Stored items
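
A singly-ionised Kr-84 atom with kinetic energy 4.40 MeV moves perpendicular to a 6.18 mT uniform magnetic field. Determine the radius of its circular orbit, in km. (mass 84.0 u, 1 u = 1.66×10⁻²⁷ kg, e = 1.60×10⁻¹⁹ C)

Convert the energy: K = 4.40 MeV = 7.04×10^-13 J.
v = √(2K/m) = √(2·7.04×10^-13/1.39×10^-25) = 3.18×10^6 m/s.
r = mv/(qB) = (1.39×10^-25)(3.18×10^6) / [(1×1.60×10^-19)(6.18×10^-3)] = 448 m.

r ≈ 0.448 km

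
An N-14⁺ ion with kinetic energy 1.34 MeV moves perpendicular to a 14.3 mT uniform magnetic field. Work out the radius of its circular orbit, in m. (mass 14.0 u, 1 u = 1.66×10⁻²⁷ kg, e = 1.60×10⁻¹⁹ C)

r ≈ 43.6 m

Convert the energy: K = 1.34 MeV = 2.14×10^-13 J.
v = √(2K/m) = √(2·2.14×10^-13/2.32×10^-26) = 4.30×10^6 m/s.
r = mv/(qB) = (2.32×10^-26)(4.30×10^6) / [(1×1.60×10^-19)(0.0143)] = 43.6 m.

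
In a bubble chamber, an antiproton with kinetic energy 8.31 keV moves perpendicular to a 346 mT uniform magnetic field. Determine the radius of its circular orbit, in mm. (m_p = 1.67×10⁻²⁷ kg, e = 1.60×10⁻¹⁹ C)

Convert the energy: K = 8.31 keV = 1.33×10^-15 J.
v = √(2K/m) = √(2·1.33×10^-15/1.67×10^-27) = 1.26×10^6 m/s.
r = mv/(qB) = (1.67×10^-27)(1.26×10^6) / [(1×1.60×10^-19)(0.346)] = 0.0381 m.

r ≈ 38.1 mm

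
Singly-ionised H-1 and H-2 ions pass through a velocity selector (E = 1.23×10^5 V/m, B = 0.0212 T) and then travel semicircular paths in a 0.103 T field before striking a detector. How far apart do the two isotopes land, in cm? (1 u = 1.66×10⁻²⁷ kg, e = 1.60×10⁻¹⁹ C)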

- _Task objective_:
Reproduce the data exactly, omitting nothing.

- _Exercise answer_:
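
A singly-ionised Kr-84 atom with kinetic energy 4.40 MeV moves perpendicular to a 6.18 mT uniform magnetic field. Determine the radius of its circular orbit, in km. (mass 84.0 u, 1 u = 1.66×10⁻²⁷ kg, e = 1.60×10⁻¹⁹ C)

Convert the energy: K = 4.40 MeV = 7.04×10^-13 J.
v = √(2K/m) = √(2·7.04×10^-13/1.39×10^-25) = 3.18×10^6 m/s.
r = mv/(qB) = (1.39×10^-25)(3.18×10^6) / [(1×1.60×10^-19)(6.18×10^-3)] = 448 m.

r ≈ 0.448 km

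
An N-14⁺ ion with kinetic energy 1.34 MeV moves perpendicular to a 14.3 mT uniform magnetic field. Work out the radius of its circular orbit, in m. (mass 14.0 u, 1 u = 1.66×10⁻²⁷ kg, e = 1.60×10⁻¹⁹ C)

r ≈ 43.6 m

Convert the energy: K = 1.34 MeV = 2.14×10^-13 J.
v = √(2K/m) = √(2·2.14×10^-13/2.32×10^-26) = 4.30×10^6 m/s.
r = mv/(qB) = (2.32×10^-26)(4.30×10^6) / [(1×1.60×10^-19)(0.0143)] = 43.6 m.

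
In a bubble chamber, an antiproton with kinetic energy 8.31 keV moves perpendicular to a 346 mT uniform magnetic field. Determine the radius of its circular orbit, in mm. (m_p = 1.67×10⁻²⁷ kg, e = 1.60×10⁻¹⁹ C)

Convert the energy: K = 8.31 keV = 1.33×10^-15 J.
v = √(2K/m) = √(2·1.33×10^-15/1.67×10^-27) = 1.26×10^6 m/s.
r = mv/(qB) = (1.67×10^-27)(1.26×10^6) / [(1×1.60×10^-19)(0.346)] = 0.0381 m.

r ≈ 38.1 mm

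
Singly-ionised H-1 and H-2 ions pass through a velocity selector (E = 1.23×10^5 V/m, B = 0.0212 T) and then travel semicircular paths in a 0.103 T field before striking a detector. How far apart do the two isotopes land, in cm? (1 u = 1.66×10⁻²⁷ kg, e = 1.60×10⁻¹⁹ C)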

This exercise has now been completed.